What to do. From the entries below, copy every line that holds the word "same".

Available data.

□ □ □

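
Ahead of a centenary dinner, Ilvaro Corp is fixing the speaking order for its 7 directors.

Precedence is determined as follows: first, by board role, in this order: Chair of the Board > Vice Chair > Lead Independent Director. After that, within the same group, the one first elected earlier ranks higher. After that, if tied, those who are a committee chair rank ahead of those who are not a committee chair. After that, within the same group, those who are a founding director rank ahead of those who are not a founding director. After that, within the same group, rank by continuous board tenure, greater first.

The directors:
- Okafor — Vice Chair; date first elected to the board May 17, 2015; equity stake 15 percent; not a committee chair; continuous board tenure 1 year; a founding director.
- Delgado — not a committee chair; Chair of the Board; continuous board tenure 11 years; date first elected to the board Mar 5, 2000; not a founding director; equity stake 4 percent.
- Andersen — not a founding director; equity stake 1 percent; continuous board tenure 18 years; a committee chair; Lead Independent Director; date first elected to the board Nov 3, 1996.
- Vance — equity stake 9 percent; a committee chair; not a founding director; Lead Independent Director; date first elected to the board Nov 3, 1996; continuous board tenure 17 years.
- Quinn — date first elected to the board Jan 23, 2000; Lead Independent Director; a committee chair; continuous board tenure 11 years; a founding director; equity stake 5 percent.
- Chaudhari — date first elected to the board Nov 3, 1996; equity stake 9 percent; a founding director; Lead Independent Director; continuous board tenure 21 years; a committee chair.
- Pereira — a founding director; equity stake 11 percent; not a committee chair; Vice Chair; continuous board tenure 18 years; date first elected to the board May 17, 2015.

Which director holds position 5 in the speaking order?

Andersen

By board role: Delgado (Chair of the Board); then Pereira and Okafor (Vice Chair); then Chaudhari, Andersen, Vance and Quinn (Lead Independent Director).
Pereira and Okafor both have date first elected to the board May 17, 2015, so the next rule applies.
Pereira and Okafor are each not a committee chair, so the next rule applies.
Pereira and Okafor are each a founding director, so the next rule applies.
Among Pereira and Okafor, by continuous board tenure (higher first): Pereira (18 years) before Okafor (1 year).
Among Chaudhari, Andersen, Vance and Quinn, by date first elected to the board (earlier first): Chaudhari, Andersen and Vance (Nov 3, 1996) before Quinn (Jan 23, 2000).
Chaudhari, Andersen and Vance are each a committee chair, so the next rule applies.
Among Chaudhari, Andersen and Vance, a founding director before not a founding director: Chaudhari (a founding director) before Andersen and Vance (not a founding director).
Among Andersen and Vance, by continuous board tenure (higher first): Andersen (18 years) before Vance (17 years).
Order: Delgado, Pereira, Okafor, Chaudhari, Andersen, Vance, Quinn.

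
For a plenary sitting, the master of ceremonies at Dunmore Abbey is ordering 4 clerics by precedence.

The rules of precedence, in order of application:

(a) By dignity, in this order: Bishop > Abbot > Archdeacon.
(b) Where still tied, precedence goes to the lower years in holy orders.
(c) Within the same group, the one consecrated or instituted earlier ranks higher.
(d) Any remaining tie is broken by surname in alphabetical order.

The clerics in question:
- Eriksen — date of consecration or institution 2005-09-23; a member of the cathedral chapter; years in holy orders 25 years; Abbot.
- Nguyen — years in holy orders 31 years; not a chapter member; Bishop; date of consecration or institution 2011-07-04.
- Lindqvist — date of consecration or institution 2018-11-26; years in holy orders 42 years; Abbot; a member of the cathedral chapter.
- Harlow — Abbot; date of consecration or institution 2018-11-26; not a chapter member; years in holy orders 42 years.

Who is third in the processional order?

Harlow

By dignity: Nguyen (Bishop); then Eriksen, Harlow and Lindqvist (Abbot).
Among Eriksen, Harlow and Lindqvist, by years in holy orders (lower first): Eriksen (25 years) before Harlow and Lindqvist (42 years).
Harlow and Lindqvist both have date of consecration or institution 2018-11-26, so the next rule applies.
Among Harlow and Lindqvist, alphabetically by surname: Harlow before Lindqvist.
Order: Nguyen, Eriksen, Harlow, Lindqvist.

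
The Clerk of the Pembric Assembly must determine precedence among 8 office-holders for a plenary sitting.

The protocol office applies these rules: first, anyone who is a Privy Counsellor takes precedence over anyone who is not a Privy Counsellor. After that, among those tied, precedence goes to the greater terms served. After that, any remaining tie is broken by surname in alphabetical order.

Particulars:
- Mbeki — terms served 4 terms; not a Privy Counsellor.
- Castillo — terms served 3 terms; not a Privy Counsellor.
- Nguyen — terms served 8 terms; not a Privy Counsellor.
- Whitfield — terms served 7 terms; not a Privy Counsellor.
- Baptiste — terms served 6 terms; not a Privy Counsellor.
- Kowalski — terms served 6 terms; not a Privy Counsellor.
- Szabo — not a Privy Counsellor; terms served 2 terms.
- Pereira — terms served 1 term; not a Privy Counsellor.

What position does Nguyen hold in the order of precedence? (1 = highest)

1

By the first rule: Nguyen, Whitfield, Baptiste, Kowalski, Mbeki, Castillo, Szabo and Pereira (each not a Privy Counsellor).
Among Nguyen, Whitfield, Baptiste, Kowalski, Mbeki, Castillo, Szabo and Pereira, by terms served (higher first): Nguyen (8 terms) before Whitfield (7 terms) before Baptiste and Kowalski (6 terms) before Mbeki (4 terms) before Castillo (3 terms) before Szabo (2 terms) before Pereira (1 term).
Among Baptiste and Kowalski, alphabetically by surname: Baptiste before Kowalski.
Order: Nguyen, Whitfield, Baptiste, Kowalski, Mbeki, Castillo, Szabo, Pereira. So position 1.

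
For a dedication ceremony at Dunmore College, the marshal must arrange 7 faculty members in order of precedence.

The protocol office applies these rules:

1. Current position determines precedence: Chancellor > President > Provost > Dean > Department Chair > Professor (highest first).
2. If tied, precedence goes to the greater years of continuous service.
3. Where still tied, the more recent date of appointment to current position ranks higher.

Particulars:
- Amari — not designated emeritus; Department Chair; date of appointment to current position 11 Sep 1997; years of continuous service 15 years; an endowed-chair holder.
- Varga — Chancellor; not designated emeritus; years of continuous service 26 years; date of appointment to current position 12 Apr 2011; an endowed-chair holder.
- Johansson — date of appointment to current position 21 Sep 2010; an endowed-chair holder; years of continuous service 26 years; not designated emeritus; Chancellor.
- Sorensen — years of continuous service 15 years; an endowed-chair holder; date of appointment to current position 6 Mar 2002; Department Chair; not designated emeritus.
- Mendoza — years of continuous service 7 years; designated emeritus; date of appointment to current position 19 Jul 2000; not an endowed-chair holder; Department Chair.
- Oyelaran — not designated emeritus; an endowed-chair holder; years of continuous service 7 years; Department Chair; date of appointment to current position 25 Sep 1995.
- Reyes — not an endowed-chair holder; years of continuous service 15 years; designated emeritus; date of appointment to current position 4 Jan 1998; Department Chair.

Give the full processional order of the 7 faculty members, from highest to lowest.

Varga, Johansson, Sorensen, Reyes, Amari, Mendoza, Oyelaran

By current position: Varga and Johansson (Chancellor); then Sorensen, Reyes, Amari, Mendoza and Oyelaran (Department Chair).
Varga and Johansson both have years of continuous service 26 years, so the next rule applies.
Among Varga and Johansson, by date of appointment to current position (later first): Varga (12 Apr 2011) before Johansson (21 Sep 2010).
Among Sorensen, Reyes, Amari, Mendoza and Oyelaran, by years of continuous service (higher first): Sorensen, Reyes and Amari (15 years) before Mendoza and Oyelaran (7 years).
Among Sorensen, Reyes and Amari, by date of appointment to current position (later first): Sorensen (6 Mar 2002) before Reyes (4 Jan 1998) before Amari (11 Sep 1997).
Among Mendoza and Oyelaran, by date of appointment to current position (later first): Mendoza (19 Jul 2000) before Oyelaran (25 Sep 1995).
Full order: Varga, Johansson, Sorensen, Reyes, Amari, Mendoza, Oyelaran.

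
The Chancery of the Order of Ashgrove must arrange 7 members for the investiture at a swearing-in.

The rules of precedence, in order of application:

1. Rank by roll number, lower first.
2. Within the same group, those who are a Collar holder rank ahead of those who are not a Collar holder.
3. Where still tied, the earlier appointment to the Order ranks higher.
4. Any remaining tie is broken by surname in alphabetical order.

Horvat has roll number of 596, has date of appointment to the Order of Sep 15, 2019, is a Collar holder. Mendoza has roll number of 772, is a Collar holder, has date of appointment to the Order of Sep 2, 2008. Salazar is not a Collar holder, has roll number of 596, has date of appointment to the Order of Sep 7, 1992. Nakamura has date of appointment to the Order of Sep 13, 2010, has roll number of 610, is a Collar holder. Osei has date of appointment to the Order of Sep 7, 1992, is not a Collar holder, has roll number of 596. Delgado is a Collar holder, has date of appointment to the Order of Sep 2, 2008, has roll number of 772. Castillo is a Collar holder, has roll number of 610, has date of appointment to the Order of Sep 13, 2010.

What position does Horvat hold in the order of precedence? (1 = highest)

By roll number (lower first): Horvat, Osei and Salazar (each 596); then Castillo and Nakamura (both 610); then Delgado and Mendoza (both 772).
Among Horvat, Osei and Salazar, a Collar holder before not a Collar holder: Horvat (a Collar holder) before Osei and Salazar (not a Collar holder).
Osei and Salazar both have date of appointment to the Order Sep 7, 1992, so the next rule applies.
Among Osei and Salazar, alphabetically by surname: Osei before Salazar.
Castillo and Nakamura are each a Collar holder, so the next rule applies.
Castillo and Nakamura both have date of appointment to the Order Sep 13, 2010, so the next rule applies.
Among Castillo and Nakamura, alphabetically by surname: Castillo before Nakamura.
Delgado and Mendoza are each a Collar holder, so the next rule applies.
Delgado and Mendoza both have date of appointment to the Order Sep 2, 2008, so the next rule applies.
Among Delgado and Mendoza, alphabetically by surname: Delgado before Mendoza.
Order: Horvat, Osei, Salazar, Castillo, Nakamura, Delgado, Mendoza. So position 1.

1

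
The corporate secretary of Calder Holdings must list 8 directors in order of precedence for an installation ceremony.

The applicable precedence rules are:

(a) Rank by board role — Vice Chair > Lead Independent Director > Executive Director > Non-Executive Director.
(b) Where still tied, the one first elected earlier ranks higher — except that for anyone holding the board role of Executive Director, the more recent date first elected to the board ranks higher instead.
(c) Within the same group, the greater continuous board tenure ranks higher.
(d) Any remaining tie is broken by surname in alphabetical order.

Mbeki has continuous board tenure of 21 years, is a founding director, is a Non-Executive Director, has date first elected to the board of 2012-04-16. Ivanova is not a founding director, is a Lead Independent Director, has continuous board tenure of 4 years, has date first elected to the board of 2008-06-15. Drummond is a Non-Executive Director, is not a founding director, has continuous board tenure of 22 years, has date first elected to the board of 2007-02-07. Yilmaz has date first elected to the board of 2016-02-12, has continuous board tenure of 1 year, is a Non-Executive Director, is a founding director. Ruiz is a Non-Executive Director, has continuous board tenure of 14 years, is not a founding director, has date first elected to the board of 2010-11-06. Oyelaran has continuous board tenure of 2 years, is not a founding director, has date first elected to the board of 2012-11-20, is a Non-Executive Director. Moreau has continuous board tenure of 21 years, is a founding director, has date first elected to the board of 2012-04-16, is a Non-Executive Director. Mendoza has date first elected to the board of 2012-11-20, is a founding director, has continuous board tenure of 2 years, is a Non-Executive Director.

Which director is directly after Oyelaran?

By board role: Ivanova (Lead Independent Director); then Drummond, Ruiz, Mbeki, Moreau, Mendoza, Oyelaran and Yilmaz (Non-Executive Director).
Among Drummond, Ruiz, Mbeki, Moreau, Mendoza, Oyelaran and Yilmaz, by date first elected to the board (earlier first): Drummond (2007-02-07) before Ruiz (2010-11-06) before Mbeki and Moreau (2012-04-16) before Mendoza and Oyelaran (2012-11-20) before Yilmaz (2016-02-12).
Mbeki and Moreau both have continuous board tenure 21 years, so the next rule applies.
Among Mbeki and Moreau, alphabetically by surname: Mbeki before Moreau.
Mendoza and Oyelaran both have continuous board tenure 2 years, so the next rule applies.
Among Mendoza and Oyelaran, alphabetically by surname: Mendoza before Oyelaran.
Order: Ivanova, Drummond, Ruiz, Mbeki, Moreau, Mendoza, Oyelaran, Yilmaz.

Yilmaz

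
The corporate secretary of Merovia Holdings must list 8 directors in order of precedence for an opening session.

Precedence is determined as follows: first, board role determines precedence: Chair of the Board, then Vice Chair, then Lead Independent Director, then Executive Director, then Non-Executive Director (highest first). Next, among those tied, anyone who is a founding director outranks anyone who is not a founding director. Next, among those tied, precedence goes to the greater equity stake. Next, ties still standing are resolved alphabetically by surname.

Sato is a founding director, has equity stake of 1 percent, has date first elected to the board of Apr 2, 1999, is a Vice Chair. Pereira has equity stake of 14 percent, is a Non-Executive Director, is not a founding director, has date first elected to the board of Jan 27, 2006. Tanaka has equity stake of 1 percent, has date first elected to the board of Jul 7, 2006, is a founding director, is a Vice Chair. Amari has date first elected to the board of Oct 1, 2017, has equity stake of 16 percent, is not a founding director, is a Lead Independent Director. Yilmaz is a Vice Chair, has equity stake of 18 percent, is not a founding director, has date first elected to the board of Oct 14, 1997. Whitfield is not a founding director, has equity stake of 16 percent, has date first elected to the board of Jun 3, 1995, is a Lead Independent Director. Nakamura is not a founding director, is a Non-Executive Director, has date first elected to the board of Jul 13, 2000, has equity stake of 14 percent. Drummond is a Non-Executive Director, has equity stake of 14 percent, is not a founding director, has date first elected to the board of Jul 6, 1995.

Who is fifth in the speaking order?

By board role: Sato, Tanaka and Yilmaz (Vice Chair); then Amari and Whitfield (Lead Independent Director); then Drummond, Nakamura and Pereira (Non-Executive Director).
Among Sato, Tanaka and Yilmaz, a founding director before not a founding director: Sato and Tanaka (a founding director) before Yilmaz (not a founding director).
Sato and Tanaka both have equity stake 1 percent, so the next rule applies.
Among Sato and Tanaka, alphabetically by surname: Sato before Tanaka.
Amari and Whitfield are each not a founding director, so the next rule applies.
Amari and Whitfield both have equity stake 16 percent, so the next rule applies.
Among Amari and Whitfield, alphabetically by surname: Amari before Whitfield.
Drummond, Nakamura and Pereira are each not a founding director, so the next rule applies.
Drummond, Nakamura and Pereira all have equity stake 14 percent, so the next rule applies.
Among Drummond, Nakamura and Pereira, alphabetically by surname: Drummond before Nakamura before Pereira.
Order: Sato, Tanaka, Yilmaz, Amari, Whitfield, Drummond, Nakamura, Pereira.

Whitfield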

□ □ □

Written solution.
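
Precedence is determined as follows: first, by board role, in this order: Chair of the Board > Vice Chair > Lead Independent Director. After that, within the same group, the one first elected earlier ranks higher. After that, if tied, those who are a committee chair rank ahead of those who are not a committee chair. After that, within the same group, those who are a founding director rank ahead of those who are not a founding director. After that, within the same group, rank by continuous board tenure, greater first.
(c) Within the same group, the one consecrated or instituted earlier ranks higher.
2. Within the same group, those who are a Collar holder rank ahead of those who are not a Collar holder.
(c) Within the same group, the greater continuous board tenure ranks higher.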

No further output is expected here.